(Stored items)
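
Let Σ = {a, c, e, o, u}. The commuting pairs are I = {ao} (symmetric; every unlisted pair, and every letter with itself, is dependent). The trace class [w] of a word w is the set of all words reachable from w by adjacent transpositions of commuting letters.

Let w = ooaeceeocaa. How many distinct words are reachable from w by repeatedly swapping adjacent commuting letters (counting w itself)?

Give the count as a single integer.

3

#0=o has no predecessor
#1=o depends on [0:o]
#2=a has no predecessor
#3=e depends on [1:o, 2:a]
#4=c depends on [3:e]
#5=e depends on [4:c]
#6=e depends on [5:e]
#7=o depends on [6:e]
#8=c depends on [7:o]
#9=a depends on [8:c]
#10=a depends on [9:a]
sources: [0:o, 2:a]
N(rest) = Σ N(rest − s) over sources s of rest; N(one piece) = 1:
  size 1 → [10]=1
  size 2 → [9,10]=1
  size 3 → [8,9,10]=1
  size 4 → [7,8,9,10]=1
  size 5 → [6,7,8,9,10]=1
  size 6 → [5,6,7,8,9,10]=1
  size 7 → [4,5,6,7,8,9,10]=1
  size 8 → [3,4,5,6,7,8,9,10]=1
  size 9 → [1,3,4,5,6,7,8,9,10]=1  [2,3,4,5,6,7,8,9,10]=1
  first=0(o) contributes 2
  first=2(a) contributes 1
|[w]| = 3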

--

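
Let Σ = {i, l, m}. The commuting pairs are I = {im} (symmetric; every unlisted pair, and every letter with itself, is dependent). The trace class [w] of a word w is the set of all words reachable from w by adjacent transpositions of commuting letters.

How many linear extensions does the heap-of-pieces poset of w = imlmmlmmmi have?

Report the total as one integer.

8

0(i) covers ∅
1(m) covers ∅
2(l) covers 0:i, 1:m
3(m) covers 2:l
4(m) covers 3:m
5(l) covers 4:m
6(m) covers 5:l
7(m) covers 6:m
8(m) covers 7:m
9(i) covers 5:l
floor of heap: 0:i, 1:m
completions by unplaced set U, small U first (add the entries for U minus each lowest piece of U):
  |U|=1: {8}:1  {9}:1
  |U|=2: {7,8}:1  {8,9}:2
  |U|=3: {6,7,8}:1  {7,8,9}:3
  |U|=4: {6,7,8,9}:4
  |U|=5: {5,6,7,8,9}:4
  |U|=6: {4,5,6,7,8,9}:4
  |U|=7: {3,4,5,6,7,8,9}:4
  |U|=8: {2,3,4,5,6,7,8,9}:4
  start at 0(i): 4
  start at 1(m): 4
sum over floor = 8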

### [Work to complete]
Among the lines above, find those containing the word "letters" and copy each.

### [Expected answer]
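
Let Σ = {a, c, e, o, u}. The commuting pairs are I = {ao} (symmetric; every unlisted pair, and every letter with itself, is dependent). The trace class [w] of a word w is the set of all words reachable from w by adjacent transpositions of commuting letters.
Let w = ooaeceeocaa. How many distinct words are reachable from w by repeatedly swapping adjacent commuting letters (counting w itself)?
Let Σ = {i, l, m}. The commuting pairs are I = {im} (symmetric; every unlisted pair, and every letter with itself, is dependent). The trace class [w] of a word w is the set of all words reachable from w by adjacent transpositions of commuting letters.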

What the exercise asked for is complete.